Source records
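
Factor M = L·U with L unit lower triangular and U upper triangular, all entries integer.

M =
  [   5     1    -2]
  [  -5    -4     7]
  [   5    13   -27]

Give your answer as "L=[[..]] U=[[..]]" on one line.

L=[[1,0,0],[-1,1,0],[1,-4,1]] U=[[5,1,-2],[0,-3,5],[0,0,-5]]

  r1 -= -1·r0 → [0,-3,5]
  r2 -= 1·r0 → [0,12,-25]
  r2 -= -4·r1 → [0,0,-5]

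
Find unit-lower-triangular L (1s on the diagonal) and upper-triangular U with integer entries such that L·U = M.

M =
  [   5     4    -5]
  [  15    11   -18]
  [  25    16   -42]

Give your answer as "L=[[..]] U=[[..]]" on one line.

  row1 -= 3·row0 → [0,-1,-3]
  row2 -= 5·row0 → [0,-4,-17]
  row2 -= 4·row1 → [0,0,-5]

L=[[1,0,0],[3,1,0],[5,4,1]] U=[[5,4,-5],[0,-1,-3],[0,0,-5]]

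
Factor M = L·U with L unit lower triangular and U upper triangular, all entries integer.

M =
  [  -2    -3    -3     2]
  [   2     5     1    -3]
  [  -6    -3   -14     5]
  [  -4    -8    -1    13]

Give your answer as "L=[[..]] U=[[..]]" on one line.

L=[[1,0,0,0],[-1,1,0,0],[3,3,1,0],[2,-1,3,1]] U=[[-2,-3,-3,2],[0,2,-2,-1],[0,0,1,2],[0,0,0,2]]

  R1 -= -1·R0 → [0,2,-2,-1]
  R2 -= 3·R0 → [0,6,-5,-1]
  R3 -= 2·R0 → [0,-2,5,9]
  R2 -= 3·R1 → [0,0,1,2]
  R3 -= -1·R1 → [0,0,3,8]
  R3 -= 3·R2 → [0,0,0,2]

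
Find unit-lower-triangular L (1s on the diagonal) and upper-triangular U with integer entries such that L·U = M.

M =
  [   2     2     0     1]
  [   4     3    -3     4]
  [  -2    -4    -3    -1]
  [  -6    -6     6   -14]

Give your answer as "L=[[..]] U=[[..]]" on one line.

  r1 -= 2·r0 → [0,-1,-3,2]
  r2 -= -1·r0 → [0,-2,-3,0]
  r3 -= -3·r0 → [0,0,6,-11]
  r2 -= 2·r1 → [0,0,3,-4]
  r3 -= 0·r1 → [0,0,6,-11]
  r3 -= 2·r2 → [0,0,0,-3]

L=[[1,0,0,0],[2,1,0,0],[-1,2,1,0],[-3,0,2,1]] U=[[2,2,0,1],[0,-1,-3,2],[0,0,3,-4],[0,0,0,-3]]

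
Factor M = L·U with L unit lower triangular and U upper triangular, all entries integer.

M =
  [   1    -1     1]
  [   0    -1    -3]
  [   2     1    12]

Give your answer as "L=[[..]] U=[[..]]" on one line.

L=[[1,0,0],[0,1,0],[2,-3,1]] U=[[1,-1,1],[0,-1,-3],[0,0,1]]

  r1 -= 0·r0 → [0,-1,-3]
  r2 -= 2·r0 → [0,3,10]
  r2 -= -3·r1 → [0,0,1]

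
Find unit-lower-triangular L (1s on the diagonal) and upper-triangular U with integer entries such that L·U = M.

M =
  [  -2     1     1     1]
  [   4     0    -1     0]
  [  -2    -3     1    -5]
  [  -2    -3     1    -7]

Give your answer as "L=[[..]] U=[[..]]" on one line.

  r1 -= -2·r0 → [0,2,1,2]
  r2 -= 1·r0 → [0,-4,0,-6]
  r3 -= 1·r0 → [0,-4,0,-8]
  r2 -= -2·r1 → [0,0,2,-2]
  r3 -= -2·r1 → [0,0,2,-4]
  r3 -= 1·r2 → [0,0,0,-2]

L=[[1,0,0,0],[-2,1,0,0],[1,-2,1,0],[1,-2,1,1]] U=[[-2,1,1,1],[0,2,1,2],[0,0,2,-2],[0,0,0,-2]]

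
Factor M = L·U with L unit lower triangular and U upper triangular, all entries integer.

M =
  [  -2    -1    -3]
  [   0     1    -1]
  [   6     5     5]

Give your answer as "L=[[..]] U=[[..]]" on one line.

  R1 -= 0·R0 → [0,1,-1]
  R2 -= -3·R0 → [0,2,-4]
  R2 -= 2·R1 → [0,0,-2]

L=[[1,0,0],[0,1,0],[-3,2,1]] U=[[-2,-1,-3],[0,1,-1],[0,0,-2]]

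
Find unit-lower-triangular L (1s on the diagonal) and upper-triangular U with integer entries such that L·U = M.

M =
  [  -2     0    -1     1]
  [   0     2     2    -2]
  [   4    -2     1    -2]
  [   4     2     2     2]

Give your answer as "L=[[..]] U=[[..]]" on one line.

  row1 -= 0·row0 → [0,2,2,-2]
  row2 -= -2·row0 → [0,-2,-1,0]
  row3 -= -2·row0 → [0,2,0,4]
  row2 -= -1·row1 → [0,0,1,-2]
  row3 -= 1·row1 → [0,0,-2,6]
  row3 -= -2·row2 → [0,0,0,2]

L=[[1,0,0,0],[0,1,0,0],[-2,-1,1,0],[-2,1,-2,1]] U=[[-2,0,-1,1],[0,2,2,-2],[0,0,1,-2],[0,0,0,2]]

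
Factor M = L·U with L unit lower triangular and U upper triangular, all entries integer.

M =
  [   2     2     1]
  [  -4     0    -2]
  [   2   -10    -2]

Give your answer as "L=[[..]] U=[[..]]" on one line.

L=[[1,0,0],[-2,1,0],[1,-3,1]] U=[[2,2,1],[0,4,0],[0,0,-3]]

  r1 -= -2·r0 → [0,4,0]
  r2 -= 1·r0 → [0,-12,-3]
  r2 -= -3·r1 → [0,0,-3]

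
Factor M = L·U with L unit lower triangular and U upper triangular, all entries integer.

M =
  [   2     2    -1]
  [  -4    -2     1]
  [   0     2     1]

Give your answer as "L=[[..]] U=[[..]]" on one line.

  R1 -= -2·R0 → [0,2,-1]
  R2 -= 0·R0 → [0,2,1]
  R2 -= 1·R1 → [0,0,2]

L=[[1,0,0],[-2,1,0],[0,1,1]] U=[[2,2,-1],[0,2,-1],[0,0,2]]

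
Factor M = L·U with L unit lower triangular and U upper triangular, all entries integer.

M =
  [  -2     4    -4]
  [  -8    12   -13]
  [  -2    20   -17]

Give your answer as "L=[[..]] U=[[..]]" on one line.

L=[[1,0,0],[4,1,0],[1,-4,1]] U=[[-2,4,-4],[0,-4,3],[0,0,-1]]

  row1 -= 4·row0 → [0,-4,3]
  row2 -= 1·row0 → [0,16,-13]
  row2 -= -4·row1 → [0,0,-1]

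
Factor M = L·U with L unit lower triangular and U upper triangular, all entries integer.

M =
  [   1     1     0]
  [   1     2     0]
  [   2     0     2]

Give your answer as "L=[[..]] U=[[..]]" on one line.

L=[[1,0,0],[1,1,0],[2,-2,1]] U=[[1,1,0],[0,1,0],[0,0,2]]

  r1 -= 1·r0 → [0,1,0]
  r2 -= 2·r0 → [0,-2,2]
  r2 -= -2·r1 → [0,0,2]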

_DIRECTIONS:_ Could you repeat every record above exactly as it stands?

_OUTPUT:_
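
Factor M = L·U with L unit lower triangular and U upper triangular, all entries integer.

M =
  [   5     1    -2]
  [  -5    -4     7]
  [   5    13   -27]

Give your answer as "L=[[..]] U=[[..]]" on one line.

L=[[1,0,0],[-1,1,0],[1,-4,1]] U=[[5,1,-2],[0,-3,5],[0,0,-5]]

  r1 -= -1·r0 → [0,-3,5]
  r2 -= 1·r0 → [0,12,-25]
  r2 -= -4·r1 → [0,0,-5]

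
Find unit-lower-triangular L (1s on the diagonal) and upper-triangular U with integer entries such that L·U = M.

M =
  [   5     4    -5]
  [  15    11   -18]
  [  25    16   -42]

Give your answer as "L=[[..]] U=[[..]]" on one line.

  row1 -= 3·row0 → [0,-1,-3]
  row2 -= 5·row0 → [0,-4,-17]
  row2 -= 4·row1 → [0,0,-5]

L=[[1,0,0],[3,1,0],[5,4,1]] U=[[5,4,-5],[0,-1,-3],[0,0,-5]]

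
Factor M = L·U with L unit lower triangular and U upper triangular, all entries integer.

M =
  [  -2    -3    -3     2]
  [   2     5     1    -3]
  [  -6    -3   -14     5]
  [  -4    -8    -1    13]

Give your answer as "L=[[..]] U=[[..]]" on one line.

L=[[1,0,0,0],[-1,1,0,0],[3,3,1,0],[2,-1,3,1]] U=[[-2,-3,-3,2],[0,2,-2,-1],[0,0,1,2],[0,0,0,2]]

  R1 -= -1·R0 → [0,2,-2,-1]
  R2 -= 3·R0 → [0,6,-5,-1]
  R3 -= 2·R0 → [0,-2,5,9]
  R2 -= 3·R1 → [0,0,1,2]
  R3 -= -1·R1 → [0,0,3,8]
  R3 -= 3·R2 → [0,0,0,2]

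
Find unit-lower-triangular L (1s on the diagonal) and upper-triangular U with integer entries such that L·U = M.

M =
  [   2     2     0     1]
  [   4     3    -3     4]
  [  -2    -4    -3    -1]
  [  -6    -6     6   -14]

Give your answer as "L=[[..]] U=[[..]]" on one line.

  r1 -= 2·r0 → [0,-1,-3,2]
  r2 -= -1·r0 → [0,-2,-3,0]
  r3 -= -3·r0 → [0,0,6,-11]
  r2 -= 2·r1 → [0,0,3,-4]
  r3 -= 0·r1 → [0,0,6,-11]
  r3 -= 2·r2 → [0,0,0,-3]

L=[[1,0,0,0],[2,1,0,0],[-1,2,1,0],[-3,0,2,1]] U=[[2,2,0,1],[0,-1,-3,2],[0,0,3,-4],[0,0,0,-3]]

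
Factor M = L·U with L unit lower triangular and U upper triangular, all entries integer.

M =
  [   1    -1     1]
  [   0    -1    -3]
  [   2     1    12]

Give your answer as "L=[[..]] U=[[..]]" on one line.

L=[[1,0,0],[0,1,0],[2,-3,1]] U=[[1,-1,1],[0,-1,-3],[0,0,1]]

  r1 -= 0·r0 → [0,-1,-3]
  r2 -= 2·r0 → [0,3,10]
  r2 -= -3·r1 → [0,0,1]

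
Find unit-lower-triangular L (1s on the diagonal) and upper-triangular U with integer entries such that L·U = M.

M =
  [  -2     1     1     1]
  [   4     0    -1     0]
  [  -2    -3     1    -5]
  [  -2    -3     1    -7]

Give your answer as "L=[[..]] U=[[..]]" on one line.

  r1 -= -2·r0 → [0,2,1,2]
  r2 -= 1·r0 → [0,-4,0,-6]
  r3 -= 1·r0 → [0,-4,0,-8]
  r2 -= -2·r1 → [0,0,2,-2]
  r3 -= -2·r1 → [0,0,2,-4]
  r3 -= 1·r2 → [0,0,0,-2]

L=[[1,0,0,0],[-2,1,0,0],[1,-2,1,0],[1,-2,1,1]] U=[[-2,1,1,1],[0,2,1,2],[0,0,2,-2],[0,0,0,-2]]

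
Factor M = L·U with L unit lower triangular and U upper triangular, all entries integer.

M =
  [  -2    -1    -3]
  [   0     1    -1]
  [   6     5     5]

Give your answer as "L=[[..]] U=[[..]]" on one line.

  R1 -= 0·R0 → [0,1,-1]
  R2 -= -3·R0 → [0,2,-4]
  R2 -= 2·R1 → [0,0,-2]

L=[[1,0,0],[0,1,0],[-3,2,1]] U=[[-2,-1,-3],[0,1,-1],[0,0,-2]]

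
Find unit-lower-triangular L (1s on the diagonal) and upper-triangular U with integer entries such that L·U = M.

M =
  [  -2     0    -1     1]
  [   0     2     2    -2]
  [   4    -2     1    -2]
  [   4     2     2     2]

Give your answer as "L=[[..]] U=[[..]]" on one line.

  row1 -= 0·row0 → [0,2,2,-2]
  row2 -= -2·row0 → [0,-2,-1,0]
  row3 -= -2·row0 → [0,2,0,4]
  row2 -= -1·row1 → [0,0,1,-2]
  row3 -= 1·row1 → [0,0,-2,6]
  row3 -= -2·row2 → [0,0,0,2]

L=[[1,0,0,0],[0,1,0,0],[-2,-1,1,0],[-2,1,-2,1]] U=[[-2,0,-1,1],[0,2,2,-2],[0,0,1,-2],[0,0,0,2]]

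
Factor M = L·U with L unit lower triangular and U upper triangular, all entries integer.

M =
  [   2     2     1]
  [  -4     0    -2]
  [   2   -10    -2]

Give your answer as "L=[[..]] U=[[..]]" on one line.

L=[[1,0,0],[-2,1,0],[1,-3,1]] U=[[2,2,1],[0,4,0],[0,0,-3]]

  r1 -= -2·r0 → [0,4,0]
  r2 -= 1·r0 → [0,-12,-3]
  r2 -= -3·r1 → [0,0,-3]

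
Factor M = L·U with L unit lower triangular and U upper triangular, all entries integer.

M =
  [   2     2    -1]
  [  -4    -2     1]
  [   0     2     1]

Give your answer as "L=[[..]] U=[[..]]" on one line.

  R1 -= -2·R0 → [0,2,-1]
  R2 -= 0·R0 → [0,2,1]
  R2 -= 1·R1 → [0,0,2]

L=[[1,0,0],[-2,1,0],[0,1,1]] U=[[2,2,-1],[0,2,-1],[0,0,2]]

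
Factor M = L·U with L unit lower triangular and U upper triangular, all entries integer.

M =
  [  -2     4    -4]
  [  -8    12   -13]
  [  -2    20   -17]

Give your answer as "L=[[..]] U=[[..]]" on one line.

L=[[1,0,0],[4,1,0],[1,-4,1]] U=[[-2,4,-4],[0,-4,3],[0,0,-1]]

  row1 -= 4·row0 → [0,-4,3]
  row2 -= 1·row0 → [0,16,-13]
  row2 -= -4·row1 → [0,0,-1]

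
Factor M = L·U with L unit lower triangular and U upper triangular, all entries integer.

M =
  [   1     1     0]
  [   1     2     0]
  [   2     0     2]

Give your answer as "L=[[..]] U=[[..]]" on one line.

L=[[1,0,0],[1,1,0],[2,-2,1]] U=[[1,1,0],[0,1,0],[0,0,2]]

  r1 -= 1·r0 → [0,1,0]
  r2 -= 2·r0 → [0,-2,2]
  r2 -= -2·r1 → [0,0,2]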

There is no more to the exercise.